━━ Excerpted records

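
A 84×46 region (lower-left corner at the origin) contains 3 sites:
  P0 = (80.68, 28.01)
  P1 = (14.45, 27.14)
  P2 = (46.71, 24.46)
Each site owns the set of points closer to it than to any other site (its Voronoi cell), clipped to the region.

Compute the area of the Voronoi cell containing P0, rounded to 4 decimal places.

Area of P0's cell: 918.4788

1. box [0,84]×[0,46]: [(0, 0) (84, 0) (84, 46) (0, 46)]
2. ⊥bis P0·P1 via (47.565,27.575): [(47.9272, 0) (84, 0) (84, 46) (47.323, 46)]  |A|=1673.2455
3. ⊥bis P0·P2 via (63.695,26.235): [(66.4367, 0) (84, 0) (84, 46) (61.6295, 46)]  |A|=918.4788
4. canonical 4-gon: [(66.4367, 0) (84, 0) (84, 46) (61.6295, 46)]
5. shoelace: 918.4788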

━━━━

=== Work required ===
Having read the entries above, restate them all word for word.

=== Response to this task ===
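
A 84×46 region (lower-left corner at the origin) contains 3 sites:
  P0 = (80.68, 28.01)
  P1 = (14.45, 27.14)
  P2 = (46.71, 24.46)
Each site owns the set of points closer to it than to any other site (its Voronoi cell), clipped to the region.

Compute the area of the Voronoi cell containing P0, rounded to 4 decimal places.

Area of P0's cell: 918.4788

1. box [0,84]×[0,46]: [(0, 0) (84, 0) (84, 46) (0, 46)]
2. ⊥bis P0·P1 via (47.565,27.575): [(47.9272, 0) (84, 0) (84, 46) (47.323, 46)]  |A|=1673.2455
3. ⊥bis P0·P2 via (63.695,26.235): [(66.4367, 0) (84, 0) (84, 46) (61.6295, 46)]  |A|=918.4788
4. canonical 4-gon: [(66.4367, 0) (84, 0) (84, 46) (61.6295, 46)]
5. shoelace: 918.4788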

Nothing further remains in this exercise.